● YOUR OBJECTIVE: Only one stretch of the data is wanted: the line containing "8. write(17)", the line containing "10. write(17)", and every line between them, copied exactly.

*** Begin section ***

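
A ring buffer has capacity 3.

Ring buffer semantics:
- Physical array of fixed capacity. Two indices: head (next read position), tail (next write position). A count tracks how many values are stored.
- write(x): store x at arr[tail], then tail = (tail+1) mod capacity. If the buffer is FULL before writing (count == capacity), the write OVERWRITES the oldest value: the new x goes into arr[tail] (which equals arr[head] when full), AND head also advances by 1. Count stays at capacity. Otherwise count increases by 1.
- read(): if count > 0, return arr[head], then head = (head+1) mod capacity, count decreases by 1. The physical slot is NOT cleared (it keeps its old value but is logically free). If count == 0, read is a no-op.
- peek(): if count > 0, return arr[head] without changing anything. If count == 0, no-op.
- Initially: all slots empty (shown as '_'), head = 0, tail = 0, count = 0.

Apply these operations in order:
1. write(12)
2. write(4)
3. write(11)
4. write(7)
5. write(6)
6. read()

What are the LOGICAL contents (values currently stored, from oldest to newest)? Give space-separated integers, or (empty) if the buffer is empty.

After op 1 (write(12)): arr=[12 _ _] head=0 tail=1 count=1
After op 2 (write(4)): arr=[12 4 _] head=0 tail=2 count=2
After op 3 (write(11)): arr=[12 4 11] head=0 tail=0 count=3
After op 4 (write(7)): arr=[7 4 11] head=1 tail=1 count=3
After op 5 (write(6)): arr=[7 6 11] head=2 tail=2 count=3
After op 6 (read()): arr=[7 6 11] head=0 tail=2 count=2

Answer: 7 6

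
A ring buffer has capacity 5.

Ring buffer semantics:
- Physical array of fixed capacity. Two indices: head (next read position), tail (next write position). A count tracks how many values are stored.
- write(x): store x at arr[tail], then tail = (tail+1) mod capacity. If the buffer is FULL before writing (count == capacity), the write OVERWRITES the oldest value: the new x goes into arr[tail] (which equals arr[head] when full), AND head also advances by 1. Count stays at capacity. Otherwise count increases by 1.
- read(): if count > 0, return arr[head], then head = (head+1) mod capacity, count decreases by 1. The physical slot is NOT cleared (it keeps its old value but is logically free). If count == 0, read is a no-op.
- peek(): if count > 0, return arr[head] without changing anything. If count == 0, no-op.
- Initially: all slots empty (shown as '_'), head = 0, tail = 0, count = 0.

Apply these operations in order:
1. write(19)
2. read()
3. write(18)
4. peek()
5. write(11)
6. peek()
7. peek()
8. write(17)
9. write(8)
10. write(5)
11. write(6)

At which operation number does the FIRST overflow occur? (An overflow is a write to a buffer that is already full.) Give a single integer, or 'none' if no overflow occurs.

Answer: 11

Derivation:
After op 1 (write(19)): arr=[19 _ _ _ _] head=0 tail=1 count=1
After op 2 (read()): arr=[19 _ _ _ _] head=1 tail=1 count=0
After op 3 (write(18)): arr=[19 18 _ _ _] head=1 tail=2 count=1
After op 4 (peek()): arr=[19 18 _ _ _] head=1 tail=2 count=1
After op 5 (write(11)): arr=[19 18 11 _ _] head=1 tail=3 count=2
After op 6 (peek()): arr=[19 18 11 _ _] head=1 tail=3 count=2
After op 7 (peek()): arr=[19 18 11 _ _] head=1 tail=3 count=2
After op 8 (write(17)): arr=[19 18 11 17 _] head=1 tail=4 count=3
After op 9 (write(8)): arr=[19 18 11 17 8] head=1 tail=0 count=4
After op 10 (write(5)): arr=[5 18 11 17 8] head=1 tail=1 count=5
After op 11 (write(6)): arr=[5 6 11 17 8] head=2 tail=2 count=5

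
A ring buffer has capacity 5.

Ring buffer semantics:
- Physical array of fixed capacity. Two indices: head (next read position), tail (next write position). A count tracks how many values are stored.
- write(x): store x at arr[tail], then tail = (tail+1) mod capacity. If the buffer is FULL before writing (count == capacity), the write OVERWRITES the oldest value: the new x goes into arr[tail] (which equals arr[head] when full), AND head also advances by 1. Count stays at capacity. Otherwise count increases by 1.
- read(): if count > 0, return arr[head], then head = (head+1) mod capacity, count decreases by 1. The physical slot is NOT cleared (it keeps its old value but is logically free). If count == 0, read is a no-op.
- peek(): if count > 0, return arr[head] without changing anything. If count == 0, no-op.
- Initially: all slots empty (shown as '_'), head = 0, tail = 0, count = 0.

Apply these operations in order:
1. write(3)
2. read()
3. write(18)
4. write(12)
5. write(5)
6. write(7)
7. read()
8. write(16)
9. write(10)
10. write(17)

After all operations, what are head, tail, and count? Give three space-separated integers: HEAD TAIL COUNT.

After op 1 (write(3)): arr=[3 _ _ _ _] head=0 tail=1 count=1
After op 2 (read()): arr=[3 _ _ _ _] head=1 tail=1 count=0
After op 3 (write(18)): arr=[3 18 _ _ _] head=1 tail=2 count=1
After op 4 (write(12)): arr=[3 18 12 _ _] head=1 tail=3 count=2
After op 5 (write(5)): arr=[3 18 12 5 _] head=1 tail=4 count=3
After op 6 (write(7)): arr=[3 18 12 5 7] head=1 tail=0 count=4
After op 7 (read()): arr=[3 18 12 5 7] head=2 tail=0 count=3
After op 8 (write(16)): arr=[16 18 12 5 7] head=2 tail=1 count=4
After op 9 (write(10)): arr=[16 10 12 5 7] head=2 tail=2 count=5
After op 10 (write(17)): arr=[16 10 17 5 7] head=3 tail=3 count=5

Answer: 3 3 5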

*** End section ***

● FINISHED TASK:
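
8. write(17)
9. write(8)
10. write(5)
11. write(6)

At which operation number does the FIRST overflow occur? (An overflow is a write to a buffer that is already full.) Give a single integer, or 'none' if no overflow occurs.

Answer: 11

Derivation:
After op 1 (write(19)): arr=[19 _ _ _ _] head=0 tail=1 count=1
After op 2 (read()): arr=[19 _ _ _ _] head=1 tail=1 count=0
After op 3 (write(18)): arr=[19 18 _ _ _] head=1 tail=2 count=1
After op 4 (peek()): arr=[19 18 _ _ _] head=1 tail=2 count=1
After op 5 (write(11)): arr=[19 18 11 _ _] head=1 tail=3 count=2
After op 6 (peek()): arr=[19 18 11 _ _] head=1 tail=3 count=2
After op 7 (peek()): arr=[19 18 11 _ _] head=1 tail=3 count=2
After op 8 (write(17)): arr=[19 18 11 17 _] head=1 tail=4 count=3
After op 9 (write(8)): arr=[19 18 11 17 8] head=1 tail=0 count=4
After op 10 (write(5)): arr=[5 18 11 17 8] head=1 tail=1 count=5
After op 11 (write(6)): arr=[5 6 11 17 8] head=2 tail=2 count=5

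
A ring buffer has capacity 5.

Ring buffer semantics:
- Physical array of fixed capacity. Two indices: head (next read position), tail (next write position). A count tracks how many values are stored.
- write(x): store x at arr[tail], then tail = (tail+1) mod capacity. If the buffer is FULL before writing (count == capacity), the write OVERWRITES the oldest value: the new x goes into arr[tail] (which equals arr[head] when full), AND head also advances by 1. Count stays at capacity. Otherwise count increases by 1.
- read(): if count > 0, return arr[head], then head = (head+1) mod capacity, count decreases by 1. The physical slot is NOT cleared (it keeps its old value but is logically free). If count == 0, read is a no-op.
- peek(): if count > 0, return arr[head] without changing anything. If count == 0, no-op.
- Initially: all slots empty (shown as '_'), head = 0, tail = 0, count = 0.

Apply these operations in order:
1. write(3)
2. read()
3. write(18)
4. write(12)
5. write(5)
6. write(7)
7. read()
8. write(16)
9. write(10)
10. write(17)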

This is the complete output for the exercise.